Output the listing below verbatim.
◇ ◇ ◇
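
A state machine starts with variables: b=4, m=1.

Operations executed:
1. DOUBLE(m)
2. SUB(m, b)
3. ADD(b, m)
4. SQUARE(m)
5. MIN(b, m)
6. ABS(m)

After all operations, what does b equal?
b = 2

Tracing execution:
Step 1: DOUBLE(m) → b = 4
Step 2: SUB(m, b) → b = 4
Step 3: ADD(b, m) → b = 2
Step 4: SQUARE(m) → b = 2
Step 5: MIN(b, m) → b = 2
Step 6: ABS(m) → b = 2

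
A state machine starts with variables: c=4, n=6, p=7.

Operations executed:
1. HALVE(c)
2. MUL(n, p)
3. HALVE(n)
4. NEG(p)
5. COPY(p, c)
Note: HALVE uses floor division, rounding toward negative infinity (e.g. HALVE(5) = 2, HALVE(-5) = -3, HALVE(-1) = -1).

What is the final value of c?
c = 2

Tracing execution:
Step 1: HALVE(c) → c = 2
Step 2: MUL(n, p) → c = 2
Step 3: HALVE(n) → c = 2
Step 4: NEG(p) → c = 2
Step 5: COPY(p, c) → c = 2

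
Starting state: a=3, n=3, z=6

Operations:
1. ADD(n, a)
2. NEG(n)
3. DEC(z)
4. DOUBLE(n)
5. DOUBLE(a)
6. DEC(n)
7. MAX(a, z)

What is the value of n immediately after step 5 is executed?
n = -12

Tracing n through execution:
Initial: n = 3
After step 1 (ADD(n, a)): n = 6
After step 2 (NEG(n)): n = -6
After step 3 (DEC(z)): n = -6
After step 4 (DOUBLE(n)): n = -12
After step 5 (DOUBLE(a)): n = -12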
◇ ◇ ◇
## Response below:
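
A state machine starts with variables: b=4, m=1.

Operations executed:
1. DOUBLE(m)
2. SUB(m, b)
3. ADD(b, m)
4. SQUARE(m)
5. MIN(b, m)
6. ABS(m)

After all operations, what does b equal?
b = 2

Tracing execution:
Step 1: DOUBLE(m) → b = 4
Step 2: SUB(m, b) → b = 4
Step 3: ADD(b, m) → b = 2
Step 4: SQUARE(m) → b = 2
Step 5: MIN(b, m) → b = 2
Step 6: ABS(m) → b = 2

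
A state machine starts with variables: c=4, n=6, p=7.

Operations executed:
1. HALVE(c)
2. MUL(n, p)
3. HALVE(n)
4. NEG(p)
5. COPY(p, c)
Note: HALVE uses floor division, rounding toward negative infinity (e.g. HALVE(5) = 2, HALVE(-5) = -3, HALVE(-1) = -1).

What is the final value of c?
c = 2

Tracing execution:
Step 1: HALVE(c) → c = 2
Step 2: MUL(n, p) → c = 2
Step 3: HALVE(n) → c = 2
Step 4: NEG(p) → c = 2
Step 5: COPY(p, c) → c = 2

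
Starting state: a=3, n=3, z=6

Operations:
1. ADD(n, a)
2. NEG(n)
3. DEC(z)
4. DOUBLE(n)
5. DOUBLE(a)
6. DEC(n)
7. MAX(a, z)

What is the value of n immediately after step 5 is executed?
n = -12

Tracing n through execution:
Initial: n = 3
After step 1 (ADD(n, a)): n = 6
After step 2 (NEG(n)): n = -6
After step 3 (DEC(z)): n = -6
After step 4 (DOUBLE(n)): n = -12
After step 5 (DOUBLE(a)): n = -12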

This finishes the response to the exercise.